About this task: Copy the records below without altering a single word.

Records:
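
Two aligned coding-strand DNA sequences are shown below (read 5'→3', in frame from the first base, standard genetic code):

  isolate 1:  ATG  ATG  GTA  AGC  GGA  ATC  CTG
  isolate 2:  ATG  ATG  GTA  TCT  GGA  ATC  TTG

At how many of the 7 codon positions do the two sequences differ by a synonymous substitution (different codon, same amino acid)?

2

Codon 1: ATG Met / ATG Met — identical.
Codon 2: ATG Met / ATG Met — identical.
Codon 3: GTA Val / GTA Val — identical.
Codon 4: AGC Ser / TCT Ser — synonymous.
Codon 5: GGA Gly / GGA Gly — identical.
Codon 6: ATC Ile / ATC Ile — identical.
Codon 7: CTG Leu / TTG Leu — synonymous.
Synonymous differences: 2.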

Result below:
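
Two aligned coding-strand DNA sequences are shown below (read 5'→3', in frame from the first base, standard genetic code):

  isolate 1:  ATG  ATG  GTA  AGC  GGA  ATC  CTG
  isolate 2:  ATG  ATG  GTA  TCT  GGA  ATC  TTG

At how many of the 7 codon positions do the two sequences differ by a synonymous substitution (different codon, same amino acid)?

2

Codon 1: ATG Met / ATG Met — identical.
Codon 2: ATG Met / ATG Met — identical.
Codon 3: GTA Val / GTA Val — identical.
Codon 4: AGC Ser / TCT Ser — synonymous.
Codon 5: GGA Gly / GGA Gly — identical.
Codon 6: ATC Ile / ATC Ile — identical.
Codon 7: CTG Leu / TTG Leu — synonymous.
Synonymous differences: 2.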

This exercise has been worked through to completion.